* [What is needed]: Return the lines below in which the string "statute" occurs.

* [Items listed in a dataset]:
▽

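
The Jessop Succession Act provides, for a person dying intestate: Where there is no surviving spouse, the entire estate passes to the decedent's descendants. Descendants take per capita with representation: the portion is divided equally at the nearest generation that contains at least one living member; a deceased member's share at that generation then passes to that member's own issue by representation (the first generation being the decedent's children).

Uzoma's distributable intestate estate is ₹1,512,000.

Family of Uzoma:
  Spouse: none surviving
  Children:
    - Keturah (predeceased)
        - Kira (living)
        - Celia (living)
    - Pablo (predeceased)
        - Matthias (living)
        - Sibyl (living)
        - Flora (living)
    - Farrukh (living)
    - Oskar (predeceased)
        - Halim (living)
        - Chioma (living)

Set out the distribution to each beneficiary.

Kira: ₹189,000; Celia: ₹189,000; Matthias: ₹126,000; Sibyl: ₹126,000; Flora: ₹126,000; Farrukh: ₹378,000; Halim: ₹189,000; Chioma: ₹189,000

The entire ₹1,512,000 passes to the descendants.
That amount (₹1,512,000) is divided into 4 shares of ₹378,000: Farrukh takes ₹378,000; Keturah's ₹378,000 share passes to Keturah's issue; Pablo's ₹378,000 share passes to Pablo's issue; Oskar's ₹378,000 share passes to Oskar's issue.
Keturah's share (₹378,000) is divided into 2 shares of ₹189,000: Kira and Celia each take ₹189,000.
Pablo's share (₹378,000) is divided into 3 shares of ₹126,000: Matthias, Sibyl, and Flora each take ₹126,000.
Oskar's share (₹378,000) is divided into 2 shares of ₹189,000: Halim and Chioma each take ₹189,000.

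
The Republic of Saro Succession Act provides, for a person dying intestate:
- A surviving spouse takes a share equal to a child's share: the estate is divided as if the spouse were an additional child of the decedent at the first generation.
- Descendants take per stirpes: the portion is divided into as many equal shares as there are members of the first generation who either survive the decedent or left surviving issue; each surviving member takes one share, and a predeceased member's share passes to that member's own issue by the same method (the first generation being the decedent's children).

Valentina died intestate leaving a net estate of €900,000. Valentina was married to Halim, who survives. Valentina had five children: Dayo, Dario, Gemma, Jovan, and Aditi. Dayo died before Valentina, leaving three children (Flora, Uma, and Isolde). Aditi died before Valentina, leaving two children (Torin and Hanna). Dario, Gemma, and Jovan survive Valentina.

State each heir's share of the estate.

The spouse counts as an additional share at the children's level, so there are 6 primary shares of €150,000. Halim takes one such share (€150,000).
The children's combined portion (€750,000) is divided into 5 shares of €150,000: Dario, Gemma, and Jovan each take €150,000; Dayo's €150,000 share passes to Dayo's issue; Aditi's €150,000 share passes to Aditi's issue.
Dayo's share (€150,000) is divided into 3 shares of €50,000: Flora, Uma, and Isolde each take €50,000.
Aditi's share (€150,000) is divided into 2 shares of €75,000: Torin and Hanna each take €75,000.

Halim: €150,000; Flora: €50,000; Uma: €50,000; Isolde: €50,000; Dario: €150,000; Gemma: €150,000; Jovan: €150,000; Torin: €75,000; Hanna: €75,000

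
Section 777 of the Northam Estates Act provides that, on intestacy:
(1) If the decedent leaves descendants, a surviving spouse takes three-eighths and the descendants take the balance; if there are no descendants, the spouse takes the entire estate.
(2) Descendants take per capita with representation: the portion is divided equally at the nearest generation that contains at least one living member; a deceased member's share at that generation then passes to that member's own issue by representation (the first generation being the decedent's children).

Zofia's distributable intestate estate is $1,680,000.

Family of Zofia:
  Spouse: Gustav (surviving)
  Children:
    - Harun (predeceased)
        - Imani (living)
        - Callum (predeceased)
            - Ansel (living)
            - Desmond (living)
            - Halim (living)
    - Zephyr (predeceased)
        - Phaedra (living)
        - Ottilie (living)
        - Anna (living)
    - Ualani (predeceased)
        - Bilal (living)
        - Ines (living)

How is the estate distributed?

Gustav takes three-eighths of $1,680,000 = $630,000. The remaining $1,050,000 passes to the descendants.
No child survives, so the initial division is made at the grandchildren's generation.
The descendants' portion ($1,050,000) is divided into 7 shares of $150,000: Imani, Phaedra, Ottilie, Anna, Bilal, and Ines each take $150,000; Callum's $150,000 share passes to Callum's issue.
Callum's share ($150,000) is divided into 3 shares of $50,000: Ansel, Desmond, and Halim each take $50,000.

Gustav: $630,000; Imani: $150,000; Ansel: $50,000; Desmond: $50,000; Halim: $50,000; Phaedra: $150,000; Ottilie: $150,000; Anna: $150,000; Bilal: $150,000; Ines: $150,000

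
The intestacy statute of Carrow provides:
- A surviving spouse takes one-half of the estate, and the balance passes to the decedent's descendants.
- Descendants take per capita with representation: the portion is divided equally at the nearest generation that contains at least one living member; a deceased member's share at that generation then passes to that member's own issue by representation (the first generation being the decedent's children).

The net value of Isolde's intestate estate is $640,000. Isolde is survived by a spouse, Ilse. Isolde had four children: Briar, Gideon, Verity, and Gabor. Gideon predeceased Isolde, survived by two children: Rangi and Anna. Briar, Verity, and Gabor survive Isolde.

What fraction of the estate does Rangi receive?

Ilse takes one-half of $640,000 = $320,000. The remaining $320,000 passes to the descendants.
The descendants' portion ($320,000) is divided into 4 shares of $80,000: Briar, Verity, and Gabor each take $80,000; Gideon's $80,000 share passes to Gideon's issue.
Gideon's share ($80,000) is divided into 2 shares of $40,000: Rangi and Anna each take $40,000.

Rangi receives 1/16 of the estate.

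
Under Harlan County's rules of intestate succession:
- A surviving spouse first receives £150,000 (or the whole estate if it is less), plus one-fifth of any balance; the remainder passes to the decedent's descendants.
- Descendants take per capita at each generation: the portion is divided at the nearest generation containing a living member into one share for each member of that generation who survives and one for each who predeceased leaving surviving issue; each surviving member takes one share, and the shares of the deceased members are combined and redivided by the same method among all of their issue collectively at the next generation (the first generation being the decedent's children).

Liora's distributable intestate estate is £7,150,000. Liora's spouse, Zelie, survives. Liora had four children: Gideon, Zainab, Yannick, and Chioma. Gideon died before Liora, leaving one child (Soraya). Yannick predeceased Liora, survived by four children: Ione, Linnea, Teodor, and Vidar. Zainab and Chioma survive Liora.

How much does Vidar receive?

Zelie first takes £150,000, leaving a balance of £7,000,000. Zelie then takes one-fifth of the balance (£1,400,000), for a total of £1,550,000. The remaining £5,600,000 passes to the descendants.
The descendants' portion (£5,600,000) is divided at the children's generation into 4 shares of £1,400,000. Zainab and Chioma each take £1,400,000. The 2 shares of the deceased (Gideon and Yannick) are combined into a pool of £2,800,000.
That pool (£2,800,000) is divided at the grandchildren's generation equally among Soraya, Ione, Linnea, Teodor, and Vidar: £560,000 each.

Vidar receives £560,000.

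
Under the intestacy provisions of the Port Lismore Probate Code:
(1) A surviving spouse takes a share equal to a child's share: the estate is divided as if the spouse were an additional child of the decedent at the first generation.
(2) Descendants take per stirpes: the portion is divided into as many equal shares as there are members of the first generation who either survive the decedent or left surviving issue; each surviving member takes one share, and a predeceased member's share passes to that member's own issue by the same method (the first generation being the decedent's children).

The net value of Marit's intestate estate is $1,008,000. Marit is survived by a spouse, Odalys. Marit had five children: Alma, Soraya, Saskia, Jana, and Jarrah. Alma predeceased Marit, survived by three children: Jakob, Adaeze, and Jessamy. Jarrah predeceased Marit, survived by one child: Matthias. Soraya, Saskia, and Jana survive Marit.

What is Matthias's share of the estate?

The spouse counts as an additional share at the children's level, so there are 6 primary shares of $168,000. Odalys takes one such share ($168,000).
The children's combined portion ($840,000) is divided into 5 shares of $168,000: Soraya, Saskia, and Jana each take $168,000; Alma's $168,000 share passes to Alma's issue; Jarrah's $168,000 share passes to Jarrah's issue.
Alma's share ($168,000) is divided into 3 shares of $56,000: Jakob, Adaeze, and Jessamy each take $56,000.
Jarrah's share ($168,000) passes entirely to Matthias.

Matthias receives $168,000.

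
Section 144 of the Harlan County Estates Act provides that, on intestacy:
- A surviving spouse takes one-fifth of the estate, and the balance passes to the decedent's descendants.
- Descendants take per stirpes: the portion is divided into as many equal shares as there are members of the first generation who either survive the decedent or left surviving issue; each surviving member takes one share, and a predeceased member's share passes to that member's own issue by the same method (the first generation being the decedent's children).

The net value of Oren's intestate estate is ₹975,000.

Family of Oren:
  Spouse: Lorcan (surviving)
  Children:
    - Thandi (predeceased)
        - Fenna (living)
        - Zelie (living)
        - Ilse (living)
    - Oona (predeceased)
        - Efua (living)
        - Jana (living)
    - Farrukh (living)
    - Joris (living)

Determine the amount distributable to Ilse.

Ilse receives ₹65,000.

Lorcan takes one-fifth of ₹975,000 = ₹195,000. The remaining ₹780,000 passes to the descendants.
The descendants' portion (₹780,000) is divided into 4 shares of ₹195,000: Farrukh and Joris each take ₹195,000; Thandi's ₹195,000 share passes to Thandi's issue; Oona's ₹195,000 share passes to Oona's issue.
Thandi's share (₹195,000) is divided into 3 shares of ₹65,000: Fenna, Zelie, and Ilse each take ₹65,000.
Oona's share (₹195,000) is divided into 2 shares of ₹97,500: Efua and Jana each take ₹97,500.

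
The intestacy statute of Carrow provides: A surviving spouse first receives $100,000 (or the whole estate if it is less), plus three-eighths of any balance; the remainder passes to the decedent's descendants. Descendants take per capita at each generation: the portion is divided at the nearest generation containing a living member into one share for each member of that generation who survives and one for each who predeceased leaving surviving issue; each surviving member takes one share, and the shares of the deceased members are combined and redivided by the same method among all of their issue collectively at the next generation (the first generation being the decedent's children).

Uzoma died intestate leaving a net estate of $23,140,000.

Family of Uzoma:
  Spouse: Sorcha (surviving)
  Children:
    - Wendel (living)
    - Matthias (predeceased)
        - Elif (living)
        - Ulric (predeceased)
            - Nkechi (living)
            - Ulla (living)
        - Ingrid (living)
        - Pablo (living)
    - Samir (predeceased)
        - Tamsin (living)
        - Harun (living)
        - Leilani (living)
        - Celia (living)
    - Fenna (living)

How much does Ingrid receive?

Sorcha first takes $100,000, leaving a balance of $23,040,000. Sorcha then takes three-eighths of the balance ($8,640,000), for a total of $8,740,000. The remaining $14,400,000 passes to the descendants.
The descendants' portion ($14,400,000) is divided at the children's generation into 4 shares of $3,600,000. Wendel and Fenna each take $3,600,000. The 2 shares of the deceased (Matthias and Samir) are combined into a pool of $7,200,000.
That pool ($7,200,000) is divided at the grandchildren's generation into 8 shares of $900,000. Elif, Ingrid, Pablo, Tamsin, Harun, Leilani, and Celia each take $900,000. The remaining share for the deceased Ulric ($900,000) is carried to the next generation.
That pool ($900,000) is divided at the great-grandchildren's generation equally among Nkechi and Ulla: $450,000 each.

Ingrid receives $900,000.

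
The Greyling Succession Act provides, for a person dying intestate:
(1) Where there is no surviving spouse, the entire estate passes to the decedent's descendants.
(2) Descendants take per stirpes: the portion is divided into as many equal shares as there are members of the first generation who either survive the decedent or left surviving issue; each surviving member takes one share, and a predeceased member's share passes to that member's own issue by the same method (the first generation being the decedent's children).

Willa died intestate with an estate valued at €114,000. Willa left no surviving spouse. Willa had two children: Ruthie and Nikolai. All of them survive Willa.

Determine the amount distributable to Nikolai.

The entire €114,000 passes to the descendants.
That amount (€114,000) is divided into 2 shares of €57,000: Ruthie and Nikolai each take €57,000.

Nikolai receives €57,000.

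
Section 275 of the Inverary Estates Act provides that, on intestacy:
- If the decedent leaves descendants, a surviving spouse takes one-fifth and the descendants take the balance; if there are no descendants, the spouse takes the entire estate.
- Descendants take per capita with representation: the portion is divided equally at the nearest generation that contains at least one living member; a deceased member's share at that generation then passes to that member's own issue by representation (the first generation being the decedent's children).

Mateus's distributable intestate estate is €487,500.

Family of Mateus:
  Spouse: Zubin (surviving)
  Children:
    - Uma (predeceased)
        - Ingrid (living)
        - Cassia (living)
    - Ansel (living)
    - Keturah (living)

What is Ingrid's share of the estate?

Zubin takes one-fifth of €487,500 = €97,500. The remaining €390,000 passes to the descendants.
The descendants' portion (€390,000) is divided into 3 shares of €130,000: Ansel and Keturah each take €130,000; Uma's €130,000 share passes to Uma's issue.
Uma's share (€130,000) is divided into 2 shares of €65,000: Ingrid and Cassia each take €65,000.

Ingrid receives €65,000.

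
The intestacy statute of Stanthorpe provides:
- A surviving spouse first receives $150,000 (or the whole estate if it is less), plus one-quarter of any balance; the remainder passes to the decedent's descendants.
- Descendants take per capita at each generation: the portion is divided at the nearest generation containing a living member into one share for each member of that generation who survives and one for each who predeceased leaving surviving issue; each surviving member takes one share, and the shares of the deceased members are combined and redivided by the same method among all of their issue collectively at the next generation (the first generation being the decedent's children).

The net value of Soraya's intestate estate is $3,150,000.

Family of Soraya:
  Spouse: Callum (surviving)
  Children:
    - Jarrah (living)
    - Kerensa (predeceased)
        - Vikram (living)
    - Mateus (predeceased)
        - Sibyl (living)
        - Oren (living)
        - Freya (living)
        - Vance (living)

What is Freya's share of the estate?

Callum first takes $150,000, leaving a balance of $3,000,000. Callum then takes one-quarter of the balance ($750,000), for a total of $900,000. The remaining $2,250,000 passes to the descendants.
The descendants' portion ($2,250,000) is divided at the children's generation into 3 shares of $750,000. Jarrah takes $750,000. The 2 shares of the deceased (Kerensa and Mateus) are combined into a pool of $1,500,000.
That pool ($1,500,000) is divided at the grandchildren's generation equally among Vikram, Sibyl, Oren, Freya, and Vance: $300,000 each.

Freya receives $300,000.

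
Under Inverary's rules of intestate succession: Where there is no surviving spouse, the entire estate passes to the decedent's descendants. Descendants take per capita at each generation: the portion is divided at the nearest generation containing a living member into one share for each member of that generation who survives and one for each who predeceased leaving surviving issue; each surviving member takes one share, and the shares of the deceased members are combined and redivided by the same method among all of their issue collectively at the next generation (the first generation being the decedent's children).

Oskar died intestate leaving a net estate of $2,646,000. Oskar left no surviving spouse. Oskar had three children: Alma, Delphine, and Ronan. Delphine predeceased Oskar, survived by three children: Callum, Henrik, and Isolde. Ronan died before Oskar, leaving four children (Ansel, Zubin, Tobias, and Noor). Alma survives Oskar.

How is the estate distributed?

Alma: $882,000; Callum: $252,000; Henrik: $252,000; Isolde: $252,000; Ansel: $252,000; Zubin: $252,000; Tobias: $252,000; Noor: $252,000

The entire $2,646,000 passes to the descendants.
That amount ($2,646,000) is divided at the children's generation into 3 shares of $882,000. Alma takes $882,000. The 2 shares of the deceased (Delphine and Ronan) are combined into a pool of $1,764,000.
That pool ($1,764,000) is divided at the grandchildren's generation equally among Callum, Henrik, Isolde, Ansel, Zubin, Tobias, and Noor: $252,000 each.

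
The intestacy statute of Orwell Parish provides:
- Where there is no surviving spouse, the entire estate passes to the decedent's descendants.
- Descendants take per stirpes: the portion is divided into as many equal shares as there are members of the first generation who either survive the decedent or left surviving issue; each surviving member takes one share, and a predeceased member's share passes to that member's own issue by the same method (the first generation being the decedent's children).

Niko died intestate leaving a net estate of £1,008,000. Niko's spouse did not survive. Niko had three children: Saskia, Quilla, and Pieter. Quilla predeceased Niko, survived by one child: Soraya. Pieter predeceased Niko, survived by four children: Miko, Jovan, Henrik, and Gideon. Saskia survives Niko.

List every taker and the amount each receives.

Saskia: £336,000; Soraya: £336,000; Miko: £84,000; Jovan: £84,000; Henrik: £84,000; Gideon: £84,000

The entire £1,008,000 passes to the descendants.
That amount (£1,008,000) is divided into 3 shares of £336,000: Saskia takes £336,000; Quilla's £336,000 share passes to Quilla's issue; Pieter's £336,000 share passes to Pieter's issue.
Quilla's share (£336,000) passes entirely to Soraya.
Pieter's share (£336,000) is divided into 4 shares of £84,000: Miko, Jovan, Henrik, and Gideon each take £84,000.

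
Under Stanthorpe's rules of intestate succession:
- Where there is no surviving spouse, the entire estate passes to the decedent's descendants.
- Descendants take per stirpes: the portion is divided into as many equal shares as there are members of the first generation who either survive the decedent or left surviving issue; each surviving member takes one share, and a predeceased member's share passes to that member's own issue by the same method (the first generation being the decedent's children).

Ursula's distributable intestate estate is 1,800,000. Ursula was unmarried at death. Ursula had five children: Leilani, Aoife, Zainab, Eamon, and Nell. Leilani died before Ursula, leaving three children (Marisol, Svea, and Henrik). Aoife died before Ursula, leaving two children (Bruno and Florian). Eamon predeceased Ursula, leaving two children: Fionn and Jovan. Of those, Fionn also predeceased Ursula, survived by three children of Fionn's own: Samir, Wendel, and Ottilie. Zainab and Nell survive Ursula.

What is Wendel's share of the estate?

Wendel receives 60,000.

The entire 1,800,000 passes to the descendants.
That amount (1,800,000) is divided into 5 shares of 360,000: Zainab and Nell each take 360,000; Leilani's 360,000 share passes to Leilani's issue; Aoife's 360,000 share passes to Aoife's issue; Eamon's 360,000 share passes to Eamon's issue.
Leilani's share (360,000) is divided into 3 shares of 120,000: Marisol, Svea, and Henrik each take 120,000.
Aoife's share (360,000) is divided into 2 shares of 180,000: Bruno and Florian each take 180,000.
Eamon's share (360,000) is divided into 2 shares of 180,000: Jovan takes 180,000; Fionn's 180,000 share passes to Fionn's issue.
Fionn's share (180,000) is divided into 3 shares of 60,000: Samir, Wendel, and Ottilie each take 60,000.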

△

* [Solution for this exercise]:
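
The intestacy statute of Carrow provides:
The intestacy statute of Carrow provides: A surviving spouse first receives $100,000 (or the whole estate if it is less), plus three-eighths of any balance; the remainder passes to the decedent's descendants. Descendants take per capita at each generation: the portion is divided at the nearest generation containing a living member into one share for each member of that generation who survives and one for each who predeceased leaving surviving issue; each surviving member takes one share, and the shares of the deceased members are combined and redivided by the same method among all of their issue collectively at the next generation (the first generation being the decedent's children).
The intestacy statute of Stanthorpe provides:
The intestacy statute of Orwell Parish provides: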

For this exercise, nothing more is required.